Data records:

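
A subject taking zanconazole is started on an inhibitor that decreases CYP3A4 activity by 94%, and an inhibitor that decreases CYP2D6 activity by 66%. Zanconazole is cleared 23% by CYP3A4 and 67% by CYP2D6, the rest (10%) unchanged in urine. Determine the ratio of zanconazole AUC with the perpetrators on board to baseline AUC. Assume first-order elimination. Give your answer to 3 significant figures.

The CYP3A4 pathway (23% of clearance) falls to 0.06× activity: 0.23 × 0.06 = 0.0138.
The CYP2D6 pathway (67% of clearance) falls to 0.34× activity: 0.67 × 0.34 = 0.2278.
Non-CYP routes (10%) are unchanged.
Relative clearance = 0.0138 + 0.2278 + 0.1 = 0.3416.
Net AUC ratio = 1 / 0.3416 = 2.93.

2.93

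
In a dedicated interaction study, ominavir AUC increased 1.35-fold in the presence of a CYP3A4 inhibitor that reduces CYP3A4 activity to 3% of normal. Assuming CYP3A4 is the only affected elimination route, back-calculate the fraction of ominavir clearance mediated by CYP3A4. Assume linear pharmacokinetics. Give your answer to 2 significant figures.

0.27

Let fm be the CYP3A4 fraction. New clearance relative to baseline = fm × 0.03 + (1 − fm).
AUC ratio = 1 / (new CL fraction), so new CL fraction = 1 / 1.35 = 0.7407.
fm × 0.03 + 1 − fm = 0.7407  ⇒  fm × (0.03 − 1) = −0.2593  ⇒  fm = 0.27.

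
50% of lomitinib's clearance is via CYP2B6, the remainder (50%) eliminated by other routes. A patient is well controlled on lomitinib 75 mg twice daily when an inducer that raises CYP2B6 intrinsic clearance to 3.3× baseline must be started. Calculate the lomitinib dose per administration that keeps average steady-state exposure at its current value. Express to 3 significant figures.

The CYP2B6 pathway (50% of clearance) is boosted to 3.3× activity: 0.5 × 3.3 = 1.65.
The remaining 50% of clearance is unaffected.
CL_new/CL_old = 1.65 + 0.5 = 2.15.
Css,avg = (dose rate)/CL, so holding Css fixed requires dose ∝ CL: 75 × 2.15 = 161 mg.

161 mg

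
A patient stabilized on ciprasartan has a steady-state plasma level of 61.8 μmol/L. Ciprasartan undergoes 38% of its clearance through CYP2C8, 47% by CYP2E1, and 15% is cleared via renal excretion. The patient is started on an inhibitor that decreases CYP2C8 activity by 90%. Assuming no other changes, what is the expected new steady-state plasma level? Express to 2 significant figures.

CYP2C8: 0.38 × 0.1 = 0.038
CYP2E1: 0.47 (unchanged)
Other: 0.15 (unchanged)
CL_new/CL_old = 0.038 + 0.47 + 0.15 = 0.658.
New steady-state plasma level = baseline ÷ relative clearance = 61.8 / 0.658 = 94 μmol/L.

94 μmol/L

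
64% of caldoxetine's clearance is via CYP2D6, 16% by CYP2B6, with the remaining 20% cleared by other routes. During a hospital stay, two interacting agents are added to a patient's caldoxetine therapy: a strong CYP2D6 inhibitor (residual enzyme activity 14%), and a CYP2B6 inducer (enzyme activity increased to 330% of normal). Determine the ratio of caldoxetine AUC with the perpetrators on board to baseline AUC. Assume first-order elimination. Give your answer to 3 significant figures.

The CYP2D6 pathway (64% of clearance) is reduced to 0.14× activity: 0.64 × 0.14 = 0.0896.
The CYP2B6 pathway (16% of clearance) is boosted to 3.3× activity: 0.16 × 3.3 = 0.528.
Non-CYP routes (20%) are unchanged.
Relative clearance = 0.0896 + 0.528 + 0.2 = 0.8176.
Because AUC varies inversely with clearance, the combined effect is 1 / 0.8176 = 1.22.

1.22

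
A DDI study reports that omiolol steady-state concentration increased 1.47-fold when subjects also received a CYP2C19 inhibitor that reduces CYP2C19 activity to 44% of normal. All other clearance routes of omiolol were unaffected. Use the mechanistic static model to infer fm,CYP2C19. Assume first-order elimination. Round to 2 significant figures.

0.57

CL'/CL = 1 / 1.47 = 0.6803
0.44·fm + (1 − fm) = 0.6803
fm = (0.6803 − 1) / (0.44 − 1) = 0.57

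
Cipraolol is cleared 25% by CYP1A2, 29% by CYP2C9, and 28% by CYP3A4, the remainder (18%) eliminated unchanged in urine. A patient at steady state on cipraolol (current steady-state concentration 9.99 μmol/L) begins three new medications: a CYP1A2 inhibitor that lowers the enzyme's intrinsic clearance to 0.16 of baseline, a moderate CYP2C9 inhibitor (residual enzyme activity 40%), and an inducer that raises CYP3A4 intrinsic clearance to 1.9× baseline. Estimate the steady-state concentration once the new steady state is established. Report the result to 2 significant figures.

12 μmol/L

The CYP1A2 pathway (25% of clearance) falls to 0.16× activity: 0.25 × 0.16 = 0.04.
The CYP2C9 pathway (29% of clearance) is reduced to 0.4× activity: 0.29 × 0.4 = 0.116.
The CYP3A4 pathway (28% of clearance) increases to 1.9× activity: 0.28 × 1.9 = 0.532.
The remaining 18% of clearance is unaffected.
Relative clearance = 0.04 + 0.116 + 0.532 + 0.18 = 0.868.
Steady-state concentration ∝ 1/CL: new value = 9.99 / 0.868 = 12 μmol/L.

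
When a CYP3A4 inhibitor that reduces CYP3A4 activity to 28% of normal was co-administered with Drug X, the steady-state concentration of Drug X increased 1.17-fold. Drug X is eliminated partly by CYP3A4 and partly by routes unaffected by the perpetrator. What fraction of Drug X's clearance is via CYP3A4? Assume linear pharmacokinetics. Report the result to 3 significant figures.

Write x for the fraction cleared via CYP3A4. The observed steady-state concentration change means clearance fell to 1/1.17 = 0.8547 of baseline.
Setting x·0.28 + (1 − x) = 0.8547 and solving: x = (0.8547 − 1)/(0.28 − 1) = 0.202.

0.202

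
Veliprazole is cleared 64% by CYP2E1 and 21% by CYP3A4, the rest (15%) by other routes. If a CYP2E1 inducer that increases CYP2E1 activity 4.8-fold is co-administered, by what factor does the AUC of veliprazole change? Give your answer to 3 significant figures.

0.291

CYP2E1: 0.64 × 4.8 = 3.072
CYP3A4: 0.21 (unchanged)
Other: 0.15 (unchanged)
New clearance relative to baseline: 3.072 + 0.21 + 0.15 = 3.432.
AUC is inversely proportional to clearance, so the fold-change is 1 / 3.432 = 0.291.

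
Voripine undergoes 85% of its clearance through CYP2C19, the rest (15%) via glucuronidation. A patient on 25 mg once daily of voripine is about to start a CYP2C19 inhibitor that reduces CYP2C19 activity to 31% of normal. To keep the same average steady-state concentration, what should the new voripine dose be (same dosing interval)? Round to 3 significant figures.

10.3 mg

The CYP2C19 pathway (85% of clearance) is reduced to 0.31× activity: 0.85 × 0.31 = 0.2635.
The remaining 15% of clearance is unaffected.
New clearance relative to baseline: 0.2635 + 0.15 = 0.4135.
Exposure is unchanged when dose changes in proportion to clearance. New dose = 25 mg × 0.4135 = 10.3 mg.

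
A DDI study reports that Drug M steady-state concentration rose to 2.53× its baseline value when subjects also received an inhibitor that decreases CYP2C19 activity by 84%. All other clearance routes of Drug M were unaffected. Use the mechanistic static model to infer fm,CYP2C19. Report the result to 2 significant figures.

0.72

Write x for the fraction cleared via CYP2C19. The observed steady-state concentration change means clearance fell to 1/2.53 = 0.3953 of baseline.
Only the CYP2C19 route changed, so 0.3953 = x·0.16 + (1 − x), giving x = 0.72.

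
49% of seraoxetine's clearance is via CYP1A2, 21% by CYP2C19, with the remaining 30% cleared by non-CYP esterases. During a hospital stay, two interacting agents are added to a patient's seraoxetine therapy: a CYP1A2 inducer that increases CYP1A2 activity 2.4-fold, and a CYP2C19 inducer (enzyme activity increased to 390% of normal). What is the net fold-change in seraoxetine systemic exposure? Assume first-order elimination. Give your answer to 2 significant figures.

CYP1A2: 0.49 × 2.4 = 1.176
CYP2C19: 0.21 × 3.9 = 0.819
Other: 0.3 (unchanged)
Relative clearance = 1.176 + 0.819 + 0.3 = 2.295.
Because systemic exposure varies inversely with clearance, the combined effect is 1 / 2.295 = 0.44.

0.44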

Task statement:
Each line from the one containing "49% of seraoxetine's" through the end of the material should be restated word for word; leave out every line before it.

Reply to the task:
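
49% of seraoxetine's clearance is via CYP1A2, 21% by CYP2C19, with the remaining 30% cleared by non-CYP esterases. During a hospital stay, two interacting agents are added to a patient's seraoxetine therapy: a CYP1A2 inducer that increases CYP1A2 activity 2.4-fold, and a CYP2C19 inducer (enzyme activity increased to 390% of normal). What is the net fold-change in seraoxetine systemic exposure? Assume first-order elimination. Give your answer to 2 significant figures.

CYP1A2: 0.49 × 2.4 = 1.176
CYP2C19: 0.21 × 3.9 = 0.819
Other: 0.3 (unchanged)
Relative clearance = 1.176 + 0.819 + 0.3 = 2.295.
Because systemic exposure varies inversely with clearance, the combined effect is 1 / 2.295 = 0.44.

0.44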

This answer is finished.